### EXTRACTED MATERIAL
*** Block opens ***

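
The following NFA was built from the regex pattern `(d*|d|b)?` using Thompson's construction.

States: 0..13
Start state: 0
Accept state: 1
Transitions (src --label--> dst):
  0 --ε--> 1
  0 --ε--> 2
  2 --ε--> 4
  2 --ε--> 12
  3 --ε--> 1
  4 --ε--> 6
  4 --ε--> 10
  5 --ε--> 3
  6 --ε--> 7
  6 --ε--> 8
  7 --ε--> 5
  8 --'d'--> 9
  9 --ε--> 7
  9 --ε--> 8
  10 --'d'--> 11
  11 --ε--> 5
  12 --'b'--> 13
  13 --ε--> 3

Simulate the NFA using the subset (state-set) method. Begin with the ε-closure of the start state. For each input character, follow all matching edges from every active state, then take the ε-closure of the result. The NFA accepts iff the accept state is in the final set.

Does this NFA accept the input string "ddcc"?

Answer: REJECT

Trace:
S₀ = ε-closure({0}) = {0,1,2,3,4,5,6,7,8,10,12}
'd' @ 1: {1,3,5,7,8,9,11}  (accept∈set)
'd' @ 2: {1,3,5,7,8,9}  (accept∈set)
'c' @ 3: {}  — dead — no transitions
rest 'c' ignored (set empty)
end set {} — state 1 not in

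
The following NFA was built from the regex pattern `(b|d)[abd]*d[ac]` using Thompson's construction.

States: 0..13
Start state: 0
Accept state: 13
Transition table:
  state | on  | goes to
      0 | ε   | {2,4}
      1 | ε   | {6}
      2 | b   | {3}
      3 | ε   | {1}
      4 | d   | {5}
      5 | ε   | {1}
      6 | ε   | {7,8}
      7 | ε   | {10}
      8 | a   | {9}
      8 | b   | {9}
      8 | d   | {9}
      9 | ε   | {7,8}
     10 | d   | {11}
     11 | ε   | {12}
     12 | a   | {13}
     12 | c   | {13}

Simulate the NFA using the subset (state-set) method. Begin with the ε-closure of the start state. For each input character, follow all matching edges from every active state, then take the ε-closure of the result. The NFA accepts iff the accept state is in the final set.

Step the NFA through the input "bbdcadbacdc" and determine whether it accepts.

Answer: REJECT

Derivation:
initial (ε-close {0}): {0,2,4}
'b' @ 1: {1,3,6,7,8,10}
'b' @ 2: {7,8,9,10}
'd' @ 3: {7,8,9,10,11,12}
'c' @ 4: {13}  ✓accept
'a' @ 5: {}  — no active states
rest 'dbacdc' ignored (set empty)
after full input: {}  (accept=13 not in)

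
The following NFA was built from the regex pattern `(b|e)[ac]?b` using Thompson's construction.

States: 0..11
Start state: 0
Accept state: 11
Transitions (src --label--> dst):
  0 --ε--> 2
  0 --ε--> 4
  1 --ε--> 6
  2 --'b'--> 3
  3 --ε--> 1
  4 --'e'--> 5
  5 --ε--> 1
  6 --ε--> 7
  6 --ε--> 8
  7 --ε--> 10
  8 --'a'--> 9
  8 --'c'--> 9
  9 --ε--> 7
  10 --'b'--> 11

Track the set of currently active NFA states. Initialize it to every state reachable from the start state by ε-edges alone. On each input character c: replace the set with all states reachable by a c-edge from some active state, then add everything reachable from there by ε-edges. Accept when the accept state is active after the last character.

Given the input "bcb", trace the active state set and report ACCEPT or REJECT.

Answer: ACCEPT

Steps:
initial (ε-close {0}): {0,2,4}
'b' @ 1: {1,3,6,7,8,10}
'c' @ 2: {7,9,10}
'b' @ 3: {11}  ✓accept
final: {11}; accept 11 in set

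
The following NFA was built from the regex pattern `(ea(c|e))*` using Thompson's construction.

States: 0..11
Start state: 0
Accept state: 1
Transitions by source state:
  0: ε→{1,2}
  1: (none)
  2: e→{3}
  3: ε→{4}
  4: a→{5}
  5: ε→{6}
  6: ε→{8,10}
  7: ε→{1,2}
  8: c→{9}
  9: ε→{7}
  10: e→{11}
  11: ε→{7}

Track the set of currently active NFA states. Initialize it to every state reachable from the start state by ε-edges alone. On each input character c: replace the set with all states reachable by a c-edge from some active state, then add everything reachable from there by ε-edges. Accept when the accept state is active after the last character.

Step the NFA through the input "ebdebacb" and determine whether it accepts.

Answer: REJECT

Steps:
start: ε-closure({0}) = {0,1,2}
'e' @ 1: {3,4}
'b' @ 2: {}  — dead — no transitions
rest 'debacb' ignored (set empty)
after full input: {}  (accept=1 not in)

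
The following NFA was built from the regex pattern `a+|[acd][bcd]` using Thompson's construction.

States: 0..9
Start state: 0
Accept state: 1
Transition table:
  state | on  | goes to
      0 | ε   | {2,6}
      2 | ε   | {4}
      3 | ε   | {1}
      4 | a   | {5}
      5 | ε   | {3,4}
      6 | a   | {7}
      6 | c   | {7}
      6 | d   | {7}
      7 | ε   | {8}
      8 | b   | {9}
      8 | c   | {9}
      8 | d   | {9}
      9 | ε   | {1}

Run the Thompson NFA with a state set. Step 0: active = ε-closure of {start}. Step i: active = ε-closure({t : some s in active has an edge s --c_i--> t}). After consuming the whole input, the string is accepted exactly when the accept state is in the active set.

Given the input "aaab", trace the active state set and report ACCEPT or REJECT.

Answer: REJECT

Derivation:
S₀ = ε-closure({0}) = {0,2,4,6}
'a' @ 1: {1,3,4,5,7,8}  ✓accept
'a' @ 2: {1,3,4,5}  ✓accept
'a' @ 3: {1,3,4,5}  ✓accept
'b' @ 4: {}  — dead — no transitions
final: {}; accept 1 not in set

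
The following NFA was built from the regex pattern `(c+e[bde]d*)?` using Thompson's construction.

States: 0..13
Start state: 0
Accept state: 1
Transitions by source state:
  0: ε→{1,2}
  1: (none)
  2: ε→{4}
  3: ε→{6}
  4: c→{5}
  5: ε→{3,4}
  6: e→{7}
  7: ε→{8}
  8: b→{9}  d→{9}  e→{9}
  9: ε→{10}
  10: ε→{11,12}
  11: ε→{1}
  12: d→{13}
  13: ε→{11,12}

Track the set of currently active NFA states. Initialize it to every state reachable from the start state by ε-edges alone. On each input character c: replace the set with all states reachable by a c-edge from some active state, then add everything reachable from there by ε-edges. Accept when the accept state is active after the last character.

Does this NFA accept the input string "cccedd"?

start: ε-closure({0}) = {0,1,2,4}
'c' @ 1: {3,4,5,6}
'c' @ 2: {3,4,5,6}
'c' @ 3: {3,4,5,6}
'e' @ 4: {7,8}
'd' @ 5: {1,9,10,11,12}  ✓accept
'd' @ 6: {1,11,12,13}  ✓accept
after full input: {1,11,12,13}  (accept=1 in)

Answer: ACCEPT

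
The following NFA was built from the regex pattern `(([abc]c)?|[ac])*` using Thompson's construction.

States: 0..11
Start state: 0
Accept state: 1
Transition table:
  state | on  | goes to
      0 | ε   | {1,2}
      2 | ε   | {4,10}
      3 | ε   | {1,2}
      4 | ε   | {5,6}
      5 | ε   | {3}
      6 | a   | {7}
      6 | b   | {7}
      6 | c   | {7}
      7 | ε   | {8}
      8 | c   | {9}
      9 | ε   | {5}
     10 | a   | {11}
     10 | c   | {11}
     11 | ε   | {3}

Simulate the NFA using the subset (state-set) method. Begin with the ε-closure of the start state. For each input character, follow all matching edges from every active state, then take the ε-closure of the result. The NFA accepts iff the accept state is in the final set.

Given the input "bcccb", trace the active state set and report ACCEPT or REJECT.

Answer: REJECT

Trace:
start: ε-closure({0}) = {0,1,2,3,4,5,6,10}
'b' @ 1: {7,8}
'c' @ 2: {1,2,3,4,5,6,9,10}  [accepting]
'c' @ 3: {1,2,3,4,5,6,7,8,10,11}  [accepting]
'c' @ 4: {1,2,3,4,5,6,7,8,9,10,11}  [accepting]
'b' @ 5: {7,8}
after full input: {7,8}  (accept=1 not in)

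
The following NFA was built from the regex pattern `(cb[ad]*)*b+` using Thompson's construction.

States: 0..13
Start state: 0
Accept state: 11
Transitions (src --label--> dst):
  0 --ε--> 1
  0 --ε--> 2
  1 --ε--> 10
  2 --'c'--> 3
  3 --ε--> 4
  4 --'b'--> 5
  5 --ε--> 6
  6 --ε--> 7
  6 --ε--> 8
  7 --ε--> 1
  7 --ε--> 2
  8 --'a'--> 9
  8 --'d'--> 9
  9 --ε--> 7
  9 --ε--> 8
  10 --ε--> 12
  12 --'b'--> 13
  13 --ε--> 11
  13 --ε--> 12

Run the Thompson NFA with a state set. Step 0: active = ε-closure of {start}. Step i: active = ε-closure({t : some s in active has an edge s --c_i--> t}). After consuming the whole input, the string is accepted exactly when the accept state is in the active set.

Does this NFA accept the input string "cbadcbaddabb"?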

*** Block closes ***

### EXERCISE BRIEF
Report the lines above that have the word "construction" in them.

### ANSWER TO THIS PROBLEM
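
The following NFA was built from the regex pattern `(d*|d|b)?` using Thompson's construction.
The following NFA was built from the regex pattern `(b|d)[abd]*d[ac]` using Thompson's construction.
The following NFA was built from the regex pattern `(b|e)[ac]?b` using Thompson's construction.
The following NFA was built from the regex pattern `(ea(c|e))*` using Thompson's construction.
The following NFA was built from the regex pattern `a+|[acd][bcd]` using Thompson's construction.
The following NFA was built from the regex pattern `(c+e[bde]d*)?` using Thompson's construction.
The following NFA was built from the regex pattern `(([abc]c)?|[ac])*` using Thompson's construction.
The following NFA was built from the regex pattern `(cb[ad]*)*b+` using Thompson's construction.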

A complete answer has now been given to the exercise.